◆ **What is expected**
Everything from the first line of the records below through the line containing "Solve for the" is to be retyped exactly; leave out the rest.

◆ **Provided records**
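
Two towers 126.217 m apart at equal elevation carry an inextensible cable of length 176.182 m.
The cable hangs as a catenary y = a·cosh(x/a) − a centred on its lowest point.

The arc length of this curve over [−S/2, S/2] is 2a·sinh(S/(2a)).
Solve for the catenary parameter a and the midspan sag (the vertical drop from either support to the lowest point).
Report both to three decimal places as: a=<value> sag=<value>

seed: a₀ = √(S³/(24(L−S))) = √(126.217³/(24·49.965)) = 40.948520
iter 1: u=1.541167  f(a)=+6.281e+00  f'(a)=-3.071e+00  a ← 40.948520 − (+6.281e+00/-3.071e+00) = 42.993416
iter 2: u=1.467864  f(a)=+5.011e-01  f'(a)=-2.599e+00  a ← 42.993416 − (+5.011e-01/-2.599e+00) = 43.186222
iter 3: u=1.461311  f(a)=+3.802e-03  f'(a)=-2.560e+00  a ← 43.186222 − (+3.802e-03/-2.560e+00) = 43.187707
iter 4: u=1.461261  f(a)=+2.225e-07  f'(a)=-2.560e+00  a ← 43.187707 − (+2.225e-07/-2.560e+00) = 43.187707
iter 5: u=1.461261  f(a)=+0.000e+00  f'(a)=-2.560e+00  a ← 43.187707 − (+0.000e+00/-2.560e+00) = 43.187707
converged: |Δa| < 1e-12 after 5 iterations
sag = a·(cosh(S/(2a)) − 1) = 43.187707·(cosh(1.461261) − 1) = 54.920408
T_max/T_min = cosh(S/(2a)) = 2.271668

a=43.188 sag=54.920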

◆ **Your response**
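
Two towers 126.217 m apart at equal elevation carry an inextensible cable of length 176.182 m.
The cable hangs as a catenary y = a·cosh(x/a) − a centred on its lowest point.

The arc length of this curve over [−S/2, S/2] is 2a·sinh(S/(2a)).
Solve for the catenary parameter a and the midspan sag (the vertical drop from either support to the lowest point).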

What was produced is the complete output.